● TASK DETAILS
I need the lines below from the one with "In a deep sedimentary" down to the one with "For a fire main" reproduced exactly, both ends included, and nothing else.

● Dataset entries
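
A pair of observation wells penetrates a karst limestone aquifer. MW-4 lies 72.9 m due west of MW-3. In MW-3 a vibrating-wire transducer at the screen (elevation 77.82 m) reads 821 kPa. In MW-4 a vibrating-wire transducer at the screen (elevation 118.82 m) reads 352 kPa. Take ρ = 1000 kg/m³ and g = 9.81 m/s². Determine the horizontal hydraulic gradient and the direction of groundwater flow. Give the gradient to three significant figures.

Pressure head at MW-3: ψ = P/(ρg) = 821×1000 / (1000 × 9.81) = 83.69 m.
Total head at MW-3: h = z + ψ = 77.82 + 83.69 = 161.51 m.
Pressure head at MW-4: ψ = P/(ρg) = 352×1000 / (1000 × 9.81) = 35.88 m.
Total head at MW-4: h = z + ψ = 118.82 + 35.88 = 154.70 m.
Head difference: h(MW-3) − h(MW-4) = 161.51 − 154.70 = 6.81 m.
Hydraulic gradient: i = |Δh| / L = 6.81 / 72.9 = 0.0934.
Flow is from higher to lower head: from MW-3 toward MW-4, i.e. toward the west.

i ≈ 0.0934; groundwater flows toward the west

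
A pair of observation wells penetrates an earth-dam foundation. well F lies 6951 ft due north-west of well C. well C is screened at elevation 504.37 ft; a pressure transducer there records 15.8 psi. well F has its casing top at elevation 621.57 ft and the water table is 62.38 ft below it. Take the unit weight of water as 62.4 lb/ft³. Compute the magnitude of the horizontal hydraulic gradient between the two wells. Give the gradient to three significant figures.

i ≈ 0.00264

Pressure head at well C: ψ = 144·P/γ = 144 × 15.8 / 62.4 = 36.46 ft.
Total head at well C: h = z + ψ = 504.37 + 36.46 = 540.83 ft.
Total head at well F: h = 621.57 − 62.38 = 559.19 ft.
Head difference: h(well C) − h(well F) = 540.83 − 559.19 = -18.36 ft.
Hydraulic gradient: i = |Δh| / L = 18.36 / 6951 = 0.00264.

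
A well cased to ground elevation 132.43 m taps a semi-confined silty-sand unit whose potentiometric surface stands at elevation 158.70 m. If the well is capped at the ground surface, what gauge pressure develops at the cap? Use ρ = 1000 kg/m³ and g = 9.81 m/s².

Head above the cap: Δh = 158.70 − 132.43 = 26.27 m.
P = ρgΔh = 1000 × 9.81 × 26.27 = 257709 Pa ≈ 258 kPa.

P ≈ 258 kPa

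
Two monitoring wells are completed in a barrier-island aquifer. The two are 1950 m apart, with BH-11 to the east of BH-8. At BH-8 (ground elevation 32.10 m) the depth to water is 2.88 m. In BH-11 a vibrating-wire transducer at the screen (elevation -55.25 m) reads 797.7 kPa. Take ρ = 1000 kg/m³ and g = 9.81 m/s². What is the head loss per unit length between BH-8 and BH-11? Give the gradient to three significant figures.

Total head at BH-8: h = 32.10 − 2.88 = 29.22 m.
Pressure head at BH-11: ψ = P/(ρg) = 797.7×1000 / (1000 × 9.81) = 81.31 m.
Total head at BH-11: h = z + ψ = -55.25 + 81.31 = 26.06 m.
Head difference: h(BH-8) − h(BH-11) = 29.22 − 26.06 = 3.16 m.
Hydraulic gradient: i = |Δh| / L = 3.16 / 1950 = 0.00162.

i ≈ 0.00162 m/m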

--

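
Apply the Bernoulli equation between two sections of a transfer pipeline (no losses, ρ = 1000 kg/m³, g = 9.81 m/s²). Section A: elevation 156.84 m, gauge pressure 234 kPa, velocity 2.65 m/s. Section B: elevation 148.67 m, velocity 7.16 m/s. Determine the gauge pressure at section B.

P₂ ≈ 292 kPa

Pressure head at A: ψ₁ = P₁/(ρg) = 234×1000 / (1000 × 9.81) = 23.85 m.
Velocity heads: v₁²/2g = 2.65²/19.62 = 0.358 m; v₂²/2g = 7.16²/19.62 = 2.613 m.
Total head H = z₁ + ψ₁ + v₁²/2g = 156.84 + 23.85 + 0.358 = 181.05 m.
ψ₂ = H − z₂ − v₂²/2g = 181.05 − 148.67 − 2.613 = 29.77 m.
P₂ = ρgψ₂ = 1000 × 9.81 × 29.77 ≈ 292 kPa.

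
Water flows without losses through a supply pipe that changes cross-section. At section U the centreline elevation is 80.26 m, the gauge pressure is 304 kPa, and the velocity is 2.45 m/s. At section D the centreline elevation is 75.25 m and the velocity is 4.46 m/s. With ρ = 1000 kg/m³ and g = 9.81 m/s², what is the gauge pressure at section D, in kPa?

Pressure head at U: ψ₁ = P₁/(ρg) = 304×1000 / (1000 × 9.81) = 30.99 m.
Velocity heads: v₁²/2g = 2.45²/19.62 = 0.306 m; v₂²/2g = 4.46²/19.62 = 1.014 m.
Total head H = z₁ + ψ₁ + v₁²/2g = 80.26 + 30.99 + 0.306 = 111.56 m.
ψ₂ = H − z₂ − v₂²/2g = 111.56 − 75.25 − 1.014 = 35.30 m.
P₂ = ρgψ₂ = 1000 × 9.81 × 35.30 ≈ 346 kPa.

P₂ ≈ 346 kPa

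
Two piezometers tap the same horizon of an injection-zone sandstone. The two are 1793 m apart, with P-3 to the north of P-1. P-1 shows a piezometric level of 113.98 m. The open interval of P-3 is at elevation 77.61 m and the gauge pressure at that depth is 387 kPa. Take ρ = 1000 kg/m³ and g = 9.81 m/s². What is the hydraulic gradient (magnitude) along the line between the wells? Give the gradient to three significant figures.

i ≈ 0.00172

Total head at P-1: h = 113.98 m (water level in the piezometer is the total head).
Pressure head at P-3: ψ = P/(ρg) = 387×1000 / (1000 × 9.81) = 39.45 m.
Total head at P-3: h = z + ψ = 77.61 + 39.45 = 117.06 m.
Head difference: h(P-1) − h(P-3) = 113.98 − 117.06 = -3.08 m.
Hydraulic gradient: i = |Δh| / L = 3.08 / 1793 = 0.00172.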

---

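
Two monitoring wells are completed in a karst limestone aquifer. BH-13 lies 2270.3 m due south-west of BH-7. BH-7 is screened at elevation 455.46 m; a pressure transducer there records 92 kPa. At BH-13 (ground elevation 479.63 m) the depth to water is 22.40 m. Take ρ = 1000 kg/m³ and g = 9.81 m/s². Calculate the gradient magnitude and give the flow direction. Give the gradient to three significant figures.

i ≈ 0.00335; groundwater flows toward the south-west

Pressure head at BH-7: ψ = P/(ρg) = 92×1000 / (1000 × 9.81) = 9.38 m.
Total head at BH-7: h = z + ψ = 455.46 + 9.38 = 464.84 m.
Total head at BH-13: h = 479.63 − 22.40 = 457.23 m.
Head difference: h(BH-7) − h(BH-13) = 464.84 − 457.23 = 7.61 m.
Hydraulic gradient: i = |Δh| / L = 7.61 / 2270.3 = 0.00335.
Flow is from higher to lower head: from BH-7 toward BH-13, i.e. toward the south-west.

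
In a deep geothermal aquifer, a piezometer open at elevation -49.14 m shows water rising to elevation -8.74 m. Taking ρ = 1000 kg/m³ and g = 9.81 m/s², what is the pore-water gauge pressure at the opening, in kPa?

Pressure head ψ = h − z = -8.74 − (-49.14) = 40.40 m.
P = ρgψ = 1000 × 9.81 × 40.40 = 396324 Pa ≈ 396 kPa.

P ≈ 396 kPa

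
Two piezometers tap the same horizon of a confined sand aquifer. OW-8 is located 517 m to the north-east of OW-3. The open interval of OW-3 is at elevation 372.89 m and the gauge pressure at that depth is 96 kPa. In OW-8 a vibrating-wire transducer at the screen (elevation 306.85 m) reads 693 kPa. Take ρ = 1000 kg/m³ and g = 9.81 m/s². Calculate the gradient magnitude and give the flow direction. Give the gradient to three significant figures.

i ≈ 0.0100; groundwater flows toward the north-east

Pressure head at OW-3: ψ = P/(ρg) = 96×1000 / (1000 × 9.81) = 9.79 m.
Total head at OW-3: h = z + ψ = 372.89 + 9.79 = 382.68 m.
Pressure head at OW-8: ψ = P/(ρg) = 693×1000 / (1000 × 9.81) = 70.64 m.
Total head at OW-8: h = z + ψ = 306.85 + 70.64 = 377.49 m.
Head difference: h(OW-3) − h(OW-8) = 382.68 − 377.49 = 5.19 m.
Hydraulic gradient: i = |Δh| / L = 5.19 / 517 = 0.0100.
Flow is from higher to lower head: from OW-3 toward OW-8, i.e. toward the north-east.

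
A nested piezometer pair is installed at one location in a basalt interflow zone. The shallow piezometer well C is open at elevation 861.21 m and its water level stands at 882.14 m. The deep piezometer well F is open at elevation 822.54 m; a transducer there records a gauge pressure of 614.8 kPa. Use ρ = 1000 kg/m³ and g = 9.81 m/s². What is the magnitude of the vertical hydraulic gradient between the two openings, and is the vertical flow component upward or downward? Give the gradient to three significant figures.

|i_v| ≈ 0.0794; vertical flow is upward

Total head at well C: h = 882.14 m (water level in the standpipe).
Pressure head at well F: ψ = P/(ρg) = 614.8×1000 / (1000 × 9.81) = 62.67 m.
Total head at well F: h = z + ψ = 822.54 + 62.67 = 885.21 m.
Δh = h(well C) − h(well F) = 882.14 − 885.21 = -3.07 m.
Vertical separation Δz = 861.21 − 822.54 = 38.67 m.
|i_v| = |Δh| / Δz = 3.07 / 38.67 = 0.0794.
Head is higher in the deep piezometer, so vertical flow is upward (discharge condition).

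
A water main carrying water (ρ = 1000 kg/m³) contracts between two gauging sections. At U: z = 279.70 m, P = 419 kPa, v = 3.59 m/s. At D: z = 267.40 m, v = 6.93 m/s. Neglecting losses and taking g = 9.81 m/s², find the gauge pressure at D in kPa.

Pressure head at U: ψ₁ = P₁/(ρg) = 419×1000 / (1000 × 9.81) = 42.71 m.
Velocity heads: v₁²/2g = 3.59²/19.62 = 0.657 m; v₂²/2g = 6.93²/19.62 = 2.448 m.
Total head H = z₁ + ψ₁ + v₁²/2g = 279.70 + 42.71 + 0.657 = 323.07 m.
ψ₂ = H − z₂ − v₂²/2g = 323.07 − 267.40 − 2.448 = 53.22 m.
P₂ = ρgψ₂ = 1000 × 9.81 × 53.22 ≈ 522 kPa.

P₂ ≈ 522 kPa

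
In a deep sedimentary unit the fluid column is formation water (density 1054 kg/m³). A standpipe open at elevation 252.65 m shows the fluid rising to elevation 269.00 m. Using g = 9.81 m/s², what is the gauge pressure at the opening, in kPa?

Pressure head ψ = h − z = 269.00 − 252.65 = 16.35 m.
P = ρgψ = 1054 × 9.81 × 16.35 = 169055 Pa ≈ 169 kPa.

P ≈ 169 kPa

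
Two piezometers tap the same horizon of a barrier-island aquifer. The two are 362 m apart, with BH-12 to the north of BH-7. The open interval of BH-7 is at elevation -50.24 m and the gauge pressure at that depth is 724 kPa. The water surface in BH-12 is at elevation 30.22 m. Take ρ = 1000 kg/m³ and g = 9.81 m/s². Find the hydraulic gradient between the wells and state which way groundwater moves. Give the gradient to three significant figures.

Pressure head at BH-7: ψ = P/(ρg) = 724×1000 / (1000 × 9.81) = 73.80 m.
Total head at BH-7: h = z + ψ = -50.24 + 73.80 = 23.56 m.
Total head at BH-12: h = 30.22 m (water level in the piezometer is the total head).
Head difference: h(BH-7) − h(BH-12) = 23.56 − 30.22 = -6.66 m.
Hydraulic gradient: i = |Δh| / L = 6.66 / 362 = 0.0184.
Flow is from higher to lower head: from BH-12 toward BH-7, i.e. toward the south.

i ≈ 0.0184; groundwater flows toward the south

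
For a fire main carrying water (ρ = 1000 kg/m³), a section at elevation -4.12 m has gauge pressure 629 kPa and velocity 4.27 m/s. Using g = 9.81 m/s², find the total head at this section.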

● RESPONSE FOR THIS EXERCISE
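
In a deep sedimentary unit the fluid column is formation water (density 1054 kg/m³). A standpipe open at elevation 252.65 m shows the fluid rising to elevation 269.00 m. Using g = 9.81 m/s², what is the gauge pressure at the opening, in kPa?

Pressure head ψ = h − z = 269.00 − 252.65 = 16.35 m.
P = ρgψ = 1054 × 9.81 × 16.35 = 169055 Pa ≈ 169 kPa.

P ≈ 169 kPa

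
Two piezometers tap the same horizon of a barrier-island aquifer. The two are 362 m apart, with BH-12 to the north of BH-7. The open interval of BH-7 is at elevation -50.24 m and the gauge pressure at that depth is 724 kPa. The water surface in BH-12 is at elevation 30.22 m. Take ρ = 1000 kg/m³ and g = 9.81 m/s². Find the hydraulic gradient between the wells and state which way groundwater moves. Give the gradient to three significant figures.

Pressure head at BH-7: ψ = P/(ρg) = 724×1000 / (1000 × 9.81) = 73.80 m.
Total head at BH-7: h = z + ψ = -50.24 + 73.80 = 23.56 m.
Total head at BH-12: h = 30.22 m (water level in the piezometer is the total head).
Head difference: h(BH-7) − h(BH-12) = 23.56 − 30.22 = -6.66 m.
Hydraulic gradient: i = |Δh| / L = 6.66 / 362 = 0.0184.
Flow is from higher to lower head: from BH-12 toward BH-7, i.e. toward the south.

i ≈ 0.0184; groundwater flows toward the south

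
For a fire main carrying water (ρ = 1000 kg/m³), a section at elevation -4.12 m has gauge pressure 629 kPa and velocity 4.27 m/s. Using g = 9.81 m/s², find the total head at this section.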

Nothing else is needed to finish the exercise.